Exercise directions - Print all of the data exactly, with no line missing.

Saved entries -
----
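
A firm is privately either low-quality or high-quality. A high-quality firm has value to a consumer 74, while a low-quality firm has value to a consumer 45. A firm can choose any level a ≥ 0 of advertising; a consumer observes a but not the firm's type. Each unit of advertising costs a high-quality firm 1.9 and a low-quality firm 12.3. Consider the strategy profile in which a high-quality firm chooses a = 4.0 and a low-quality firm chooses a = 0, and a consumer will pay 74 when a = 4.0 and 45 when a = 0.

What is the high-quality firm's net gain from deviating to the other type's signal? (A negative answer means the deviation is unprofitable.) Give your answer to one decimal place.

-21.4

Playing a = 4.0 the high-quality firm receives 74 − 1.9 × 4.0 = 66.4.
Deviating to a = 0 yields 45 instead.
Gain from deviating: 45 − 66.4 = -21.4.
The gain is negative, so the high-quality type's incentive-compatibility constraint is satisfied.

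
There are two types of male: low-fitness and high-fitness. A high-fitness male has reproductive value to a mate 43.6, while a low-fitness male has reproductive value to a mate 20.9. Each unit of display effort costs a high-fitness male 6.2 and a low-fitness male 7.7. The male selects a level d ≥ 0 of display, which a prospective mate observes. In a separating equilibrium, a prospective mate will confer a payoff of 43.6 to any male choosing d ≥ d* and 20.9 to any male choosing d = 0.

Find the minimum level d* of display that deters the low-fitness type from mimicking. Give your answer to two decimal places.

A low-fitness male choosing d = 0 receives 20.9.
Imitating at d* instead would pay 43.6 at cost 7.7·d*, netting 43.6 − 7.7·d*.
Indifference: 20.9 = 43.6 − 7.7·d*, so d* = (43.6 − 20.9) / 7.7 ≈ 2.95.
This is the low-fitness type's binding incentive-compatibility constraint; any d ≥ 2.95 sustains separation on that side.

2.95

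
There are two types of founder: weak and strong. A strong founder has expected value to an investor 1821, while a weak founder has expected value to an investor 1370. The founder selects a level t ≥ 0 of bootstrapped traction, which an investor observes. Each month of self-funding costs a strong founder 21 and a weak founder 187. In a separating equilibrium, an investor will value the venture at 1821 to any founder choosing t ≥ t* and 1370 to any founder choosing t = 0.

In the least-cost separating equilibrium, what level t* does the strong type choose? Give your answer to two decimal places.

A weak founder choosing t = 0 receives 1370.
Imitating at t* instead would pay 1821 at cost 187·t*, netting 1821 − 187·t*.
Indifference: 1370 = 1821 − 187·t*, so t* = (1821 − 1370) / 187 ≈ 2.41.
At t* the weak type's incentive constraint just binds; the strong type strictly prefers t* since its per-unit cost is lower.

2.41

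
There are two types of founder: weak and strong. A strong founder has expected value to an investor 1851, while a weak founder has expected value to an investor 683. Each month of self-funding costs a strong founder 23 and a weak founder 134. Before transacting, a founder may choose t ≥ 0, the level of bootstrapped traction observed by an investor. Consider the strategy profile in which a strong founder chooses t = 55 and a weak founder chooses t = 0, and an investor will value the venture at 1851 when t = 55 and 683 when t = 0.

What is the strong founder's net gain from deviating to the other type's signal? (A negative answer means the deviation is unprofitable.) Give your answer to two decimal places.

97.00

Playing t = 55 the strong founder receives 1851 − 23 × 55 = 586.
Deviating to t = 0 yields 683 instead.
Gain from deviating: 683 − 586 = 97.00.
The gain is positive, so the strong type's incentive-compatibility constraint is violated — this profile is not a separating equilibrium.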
----
Your response -
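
A firm is privately either low-quality or high-quality. A high-quality firm has value to a consumer 74, while a low-quality firm has value to a consumer 45. A firm can choose any level a ≥ 0 of advertising; a consumer observes a but not the firm's type. Each unit of advertising costs a high-quality firm 1.9 and a low-quality firm 12.3. Consider the strategy profile in which a high-quality firm chooses a = 4.0 and a low-quality firm chooses a = 0, and a consumer will pay 74 when a = 4.0 and 45 when a = 0.

What is the high-quality firm's net gain from deviating to the other type's signal? (A negative answer means the deviation is unprofitable.) Give your answer to one decimal place.

-21.4

Playing a = 4.0 the high-quality firm receives 74 − 1.9 × 4.0 = 66.4.
Deviating to a = 0 yields 45 instead.
Gain from deviating: 45 − 66.4 = -21.4.
The gain is negative, so the high-quality type's incentive-compatibility constraint is satisfied.

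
There are two types of male: low-fitness and high-fitness. A high-fitness male has reproductive value to a mate 43.6, while a low-fitness male has reproductive value to a mate 20.9. Each unit of display effort costs a high-fitness male 6.2 and a low-fitness male 7.7. The male selects a level d ≥ 0 of display, which a prospective mate observes. In a separating equilibrium, a prospective mate will confer a payoff of 43.6 to any male choosing d ≥ d* and 20.9 to any male choosing d = 0.

Find the minimum level d* of display that deters the low-fitness type from mimicking. Give your answer to two decimal places.

A low-fitness male choosing d = 0 receives 20.9.
Imitating at d* instead would pay 43.6 at cost 7.7·d*, netting 43.6 − 7.7·d*.
Indifference: 20.9 = 43.6 − 7.7·d*, so d* = (43.6 − 20.9) / 7.7 ≈ 2.95.
This is the low-fitness type's binding incentive-compatibility constraint; any d ≥ 2.95 sustains separation on that side.

2.95

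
There are two types of founder: weak and strong. A strong founder has expected value to an investor 1821, while a weak founder has expected value to an investor 1370. The founder selects a level t ≥ 0 of bootstrapped traction, which an investor observes. Each month of self-funding costs a strong founder 21 and a weak founder 187. In a separating equilibrium, an investor will value the venture at 1821 to any founder choosing t ≥ t* and 1370 to any founder choosing t = 0.

In the least-cost separating equilibrium, what level t* does the strong type choose? Give your answer to two decimal places.

A weak founder choosing t = 0 receives 1370.
Imitating at t* instead would pay 1821 at cost 187·t*, netting 1821 − 187·t*.
Indifference: 1370 = 1821 − 187·t*, so t* = (1821 − 1370) / 187 ≈ 2.41.
At t* the weak type's incentive constraint just binds; the strong type strictly prefers t* since its per-unit cost is lower.

2.41

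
There are two types of founder: weak and strong. A strong founder has expected value to an investor 1851, while a weak founder has expected value to an investor 683. Each month of self-funding costs a strong founder 23 and a weak founder 134. Before transacting, a founder may choose t ≥ 0, the level of bootstrapped traction observed by an investor. Consider the strategy profile in which a strong founder chooses t = 55 and a weak founder chooses t = 0, and an investor will value the venture at 1851 when t = 55 and 683 when t = 0.

What is the strong founder's net gain from deviating to the other type's signal? (A negative answer means the deviation is unprofitable.) Give your answer to two decimal places.

97.00

Playing t = 55 the strong founder receives 1851 − 23 × 55 = 586.
Deviating to t = 0 yields 683 instead.
Gain from deviating: 683 − 586 = 97.00.
The gain is positive, so the strong type's incentive-compatibility constraint is violated — this profile is not a separating equilibrium.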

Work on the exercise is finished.